Problem requirements. All lines after the one containing "Orthologous 30 bp" are needed, along with that line itself. Please repeat them exactly through the end of the entries.

Data extracted from a collection:
----
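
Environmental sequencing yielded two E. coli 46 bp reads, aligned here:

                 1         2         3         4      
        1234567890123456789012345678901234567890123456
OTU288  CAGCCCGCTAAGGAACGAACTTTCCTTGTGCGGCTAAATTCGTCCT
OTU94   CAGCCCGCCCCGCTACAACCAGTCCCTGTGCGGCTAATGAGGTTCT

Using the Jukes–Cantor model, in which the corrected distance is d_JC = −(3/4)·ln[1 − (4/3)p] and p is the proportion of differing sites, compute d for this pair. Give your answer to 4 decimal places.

Differing sites — 9:T/C; 10:A/C; 11:A/C; 13:G/C; 14:A/T; 17:G/A; 19:A/C; 21:T/A; 22:T/G; 26:T/C; 38:A/T; 39:T/G; 40:T/A; 41:C/G; 44:C/T.
p = 15/46 = 0.326087.
d = −0.75 · ln(1 − (4/3)·0.326087) = −0.75 · ln(0.565217) = −0.75 · (-0.570546) = 0.4279.

0.4279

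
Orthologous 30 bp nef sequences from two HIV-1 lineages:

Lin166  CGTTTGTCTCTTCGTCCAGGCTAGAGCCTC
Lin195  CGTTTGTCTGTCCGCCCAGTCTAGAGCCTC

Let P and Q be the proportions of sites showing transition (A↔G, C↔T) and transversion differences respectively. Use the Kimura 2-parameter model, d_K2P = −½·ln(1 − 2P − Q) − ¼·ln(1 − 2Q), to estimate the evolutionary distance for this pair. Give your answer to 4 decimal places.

Differing sites — 10:C/G (Tv); 12:T/C (Ti); 15:T/C (Ti); 20:G/T (Tv).
Of the 4 differences, 2 transitions and 2 transversions over 30 sites: P = 2/30 = 0.066667, Q = 2/30 = 0.066667.
d = −0.5·ln(0.799999) − 0.25·ln(0.866666) = −0.5·(-0.223145) − 0.25·(-0.143102) = 0.1473.

0.1473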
----
Result of this exercise.
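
Orthologous 30 bp nef sequences from two HIV-1 lineages:

Lin166  CGTTTGTCTCTTCGTCCAGGCTAGAGCCTC
Lin195  CGTTTGTCTGTCCGCCCAGTCTAGAGCCTC

Let P and Q be the proportions of sites showing transition (A↔G, C↔T) and transversion differences respectively. Use the Kimura 2-parameter model, d_K2P = −½·ln(1 − 2P − Q) − ¼·ln(1 − 2Q), to estimate the evolutionary distance for this pair. Give your answer to 4 decimal places.

Differing sites — 10:C/G (Tv); 12:T/C (Ti); 15:T/C (Ti); 20:G/T (Tv).
Of the 4 differences, 2 transitions and 2 transversions over 30 sites: P = 2/30 = 0.066667, Q = 2/30 = 0.066667.
d = −0.5·ln(0.799999) − 0.25·ln(0.866666) = −0.5·(-0.223145) − 0.25·(-0.143102) = 0.1473.

0.1473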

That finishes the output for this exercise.